[Saved data entries]
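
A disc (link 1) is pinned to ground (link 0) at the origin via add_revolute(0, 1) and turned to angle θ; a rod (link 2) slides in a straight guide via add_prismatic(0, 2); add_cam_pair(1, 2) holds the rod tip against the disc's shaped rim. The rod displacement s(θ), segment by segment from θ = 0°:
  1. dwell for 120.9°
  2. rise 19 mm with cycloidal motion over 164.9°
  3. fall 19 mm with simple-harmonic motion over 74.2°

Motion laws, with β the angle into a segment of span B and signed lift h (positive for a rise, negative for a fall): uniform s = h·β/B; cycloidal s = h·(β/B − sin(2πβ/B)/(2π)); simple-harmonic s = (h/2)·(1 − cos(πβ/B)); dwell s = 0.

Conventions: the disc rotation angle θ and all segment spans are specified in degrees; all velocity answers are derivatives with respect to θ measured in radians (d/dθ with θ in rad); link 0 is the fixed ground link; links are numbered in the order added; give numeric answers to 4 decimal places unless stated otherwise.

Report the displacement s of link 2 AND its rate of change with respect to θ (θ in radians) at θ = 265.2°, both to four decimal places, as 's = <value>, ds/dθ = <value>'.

segment 1 (0° to 120.9°, dwell): s unchanged at 0.0000
θ = 265.2° falls in segment 2 (120.9° to 285.8°, cycloidal, h = 19): β = 265.2 − 120.9 = 144.3°, B = 164.9°; Δs = 19·(0.8751 − sin(2π·0.8751)/(2π)) = 18.7637; s = 0.0000 + 18.7637 = 18.7637
velocity in seg [120.9°–285.8°] (cycloidal), θ in radians: β = 144.3° = 2.5185 rad, B = 164.9° = 2.8780 rad; ds/dθ = (h/B)(1 − cos(2πβ/B)) = (19/2.8780)(1 − cos(2π·0.8751)) = 1.931369 mm/rad

s = 18.7637, ds/dθ = 1.9314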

■ **Task instructions**: Wherever a line in the data above contains the word "angle", copy that line.

■ **Answer area**:
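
A disc (link 1) is pinned to ground (link 0) at the origin via add_revolute(0, 1) and turned to angle θ; a rod (link 2) slides in a straight guide via add_prismatic(0, 2); add_cam_pair(1, 2) holds the rod tip against the disc's shaped rim. The rod displacement s(θ), segment by segment from θ = 0°:
Motion laws, with β the angle into a segment of span B and signed lift h (positive for a rise, negative for a fall): uniform s = h·β/B; cycloidal s = h·(β/B − sin(2πβ/B)/(2π)); simple-harmonic s = (h/2)·(1 − cos(πβ/B)); dwell s = 0.
Conventions: the disc rotation angle θ and all segment spans are specified in degrees; all velocity answers are derivatives with respect to θ measured in radians (d/dθ with θ in rad); link 0 is the fixed ground link; links are numbered in the order added; give numeric answers to 4 decimal places unless stated otherwise.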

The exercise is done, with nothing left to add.